Your task is to gather the lines below that hold the string "sorted".

RECORDS SUPPLIED —
--- START ---

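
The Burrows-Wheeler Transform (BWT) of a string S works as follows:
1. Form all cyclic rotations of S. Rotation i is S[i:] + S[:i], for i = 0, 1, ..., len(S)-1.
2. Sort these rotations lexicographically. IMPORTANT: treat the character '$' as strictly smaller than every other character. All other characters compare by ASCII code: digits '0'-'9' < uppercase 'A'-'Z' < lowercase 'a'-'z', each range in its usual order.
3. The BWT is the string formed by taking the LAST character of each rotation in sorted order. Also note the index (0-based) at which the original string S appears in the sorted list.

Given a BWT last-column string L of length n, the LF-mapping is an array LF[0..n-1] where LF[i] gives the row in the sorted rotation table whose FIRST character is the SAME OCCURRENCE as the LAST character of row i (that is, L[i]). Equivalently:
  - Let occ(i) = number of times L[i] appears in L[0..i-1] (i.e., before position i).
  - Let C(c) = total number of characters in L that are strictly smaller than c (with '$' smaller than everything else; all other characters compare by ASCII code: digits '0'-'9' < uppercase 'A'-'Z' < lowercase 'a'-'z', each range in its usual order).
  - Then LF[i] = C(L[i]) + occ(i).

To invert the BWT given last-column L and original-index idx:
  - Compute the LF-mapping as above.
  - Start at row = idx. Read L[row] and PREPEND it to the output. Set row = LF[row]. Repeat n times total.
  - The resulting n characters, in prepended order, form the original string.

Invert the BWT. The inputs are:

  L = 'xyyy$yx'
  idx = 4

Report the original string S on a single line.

LF mapping: 1 3 4 5 0 6 2
Walk LF starting at row 4, prepending L[row]:
  step 1: row=4, L[4]='$', prepend. Next row=LF[4]=0
  step 2: row=0, L[0]='x', prepend. Next row=LF[0]=1
  step 3: row=1, L[1]='y', prepend. Next row=LF[1]=3
  step 4: row=3, L[3]='y', prepend. Next row=LF[3]=5
  step 5: row=5, L[5]='y', prepend. Next row=LF[5]=6
  step 6: row=6, L[6]='x', prepend. Next row=LF[6]=2
  step 7: row=2, L[2]='y', prepend. Next row=LF[2]=4
Reversed output: yxyyyx$

Answer: yxyyyx$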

--- END ---

RESPONSE TO THIS TASK —
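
3. The BWT is the string formed by taking the LAST character of each rotation in sorted order. Also note the index (0-based) at which the original string S appears in the sorted list.
Given a BWT last-column string L of length n, the LF-mapping is an array LF[0..n-1] where LF[i] gives the row in the sorted rotation table whose FIRST character is the SAME OCCURRENCE as the LAST character of row i (that is, L[i]). Equivalently: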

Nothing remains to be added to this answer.